» **Work instruction**
Reproduce exactly the lines below from the one containing "13 ballots rank" through the one containing "4 ballots rank Kestrel", including both, and nothing else.

*** Records for this task Section Begins ***

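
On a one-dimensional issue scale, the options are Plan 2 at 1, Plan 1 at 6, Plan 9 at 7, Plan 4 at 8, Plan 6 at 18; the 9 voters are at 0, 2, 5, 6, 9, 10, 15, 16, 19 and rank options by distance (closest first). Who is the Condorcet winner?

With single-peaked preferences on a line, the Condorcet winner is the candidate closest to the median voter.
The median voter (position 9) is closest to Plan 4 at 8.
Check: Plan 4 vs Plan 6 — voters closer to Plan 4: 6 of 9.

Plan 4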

*** Records for this task Section Ends ***
*** Records for this task Section Begins ***

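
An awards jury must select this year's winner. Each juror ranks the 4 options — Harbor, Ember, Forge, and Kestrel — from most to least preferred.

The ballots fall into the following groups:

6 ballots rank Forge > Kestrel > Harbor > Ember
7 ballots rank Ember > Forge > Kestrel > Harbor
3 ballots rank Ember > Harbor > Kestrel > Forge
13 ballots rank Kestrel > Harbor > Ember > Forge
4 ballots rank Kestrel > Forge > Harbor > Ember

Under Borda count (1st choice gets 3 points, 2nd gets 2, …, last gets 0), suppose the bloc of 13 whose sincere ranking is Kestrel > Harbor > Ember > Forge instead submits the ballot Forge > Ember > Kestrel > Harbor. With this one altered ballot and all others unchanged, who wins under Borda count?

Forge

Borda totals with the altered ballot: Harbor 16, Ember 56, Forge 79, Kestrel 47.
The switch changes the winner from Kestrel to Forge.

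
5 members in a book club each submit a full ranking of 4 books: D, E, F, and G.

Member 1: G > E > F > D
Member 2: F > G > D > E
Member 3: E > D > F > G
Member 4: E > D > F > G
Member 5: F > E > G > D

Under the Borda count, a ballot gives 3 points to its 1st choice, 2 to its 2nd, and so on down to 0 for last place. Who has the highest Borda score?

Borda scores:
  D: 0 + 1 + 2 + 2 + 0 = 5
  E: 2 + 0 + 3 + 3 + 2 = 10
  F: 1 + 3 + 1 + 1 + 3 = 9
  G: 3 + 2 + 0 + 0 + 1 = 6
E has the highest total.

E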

*** Records for this task Section Ends ***
*** Records for this task Section Begins ***

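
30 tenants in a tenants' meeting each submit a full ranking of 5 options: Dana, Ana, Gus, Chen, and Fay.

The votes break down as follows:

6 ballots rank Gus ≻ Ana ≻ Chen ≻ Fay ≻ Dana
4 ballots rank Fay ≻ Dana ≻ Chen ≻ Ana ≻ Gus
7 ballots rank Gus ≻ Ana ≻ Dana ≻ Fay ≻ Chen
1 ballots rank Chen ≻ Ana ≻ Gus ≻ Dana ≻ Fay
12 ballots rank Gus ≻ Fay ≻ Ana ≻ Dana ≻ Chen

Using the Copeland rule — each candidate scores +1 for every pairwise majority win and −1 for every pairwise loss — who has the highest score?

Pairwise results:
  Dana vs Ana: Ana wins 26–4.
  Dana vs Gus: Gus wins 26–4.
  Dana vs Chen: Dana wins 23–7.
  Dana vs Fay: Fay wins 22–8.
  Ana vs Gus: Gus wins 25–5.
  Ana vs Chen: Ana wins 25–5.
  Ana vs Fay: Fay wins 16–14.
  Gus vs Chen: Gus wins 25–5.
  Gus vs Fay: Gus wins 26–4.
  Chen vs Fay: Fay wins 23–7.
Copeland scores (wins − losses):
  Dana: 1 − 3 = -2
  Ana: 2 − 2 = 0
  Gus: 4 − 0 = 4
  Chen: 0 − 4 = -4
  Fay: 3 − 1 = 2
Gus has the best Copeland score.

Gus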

*** Records for this task Section Ends ***

» **Written response**
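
13 ballots rank Kestrel > Harbor > Ember > Forge
4 ballots rank Kestrel > Forge > Harbor > Ember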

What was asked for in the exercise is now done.